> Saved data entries
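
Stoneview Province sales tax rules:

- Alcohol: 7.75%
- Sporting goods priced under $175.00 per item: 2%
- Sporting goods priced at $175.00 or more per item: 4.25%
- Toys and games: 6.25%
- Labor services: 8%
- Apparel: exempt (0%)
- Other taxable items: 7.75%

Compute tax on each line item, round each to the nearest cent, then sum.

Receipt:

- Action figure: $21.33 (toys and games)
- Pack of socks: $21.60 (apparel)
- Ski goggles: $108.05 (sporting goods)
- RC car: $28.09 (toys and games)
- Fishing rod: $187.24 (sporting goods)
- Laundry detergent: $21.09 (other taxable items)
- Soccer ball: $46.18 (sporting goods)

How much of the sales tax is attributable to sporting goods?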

> Problem details
All entries should be given again precisely as they appear above.

> Task answer
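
Stoneview Province sales tax rules:

- Alcohol: 7.75%
- Sporting goods priced under $175.00 per item: 2%
- Sporting goods priced at $175.00 or more per item: 4.25%
- Toys and games: 6.25%
- Labor services: 8%
- Apparel: exempt (0%)
- Other taxable items: 7.75%

Compute tax on each line item, round each to the nearest cent, then sum.

Receipt:

- Action figure: $21.33 (toys and games)
- Pack of socks: $21.60 (apparel)
- Ski goggles: $108.05 (sporting goods)
- RC car: $28.09 (toys and games)
- Fishing rod: $187.24 (sporting goods)
- Laundry detergent: $21.09 (other taxable items)
- Soccer ball: $46.18 (sporting goods)

How much of the sales tax is attributable to sporting goods?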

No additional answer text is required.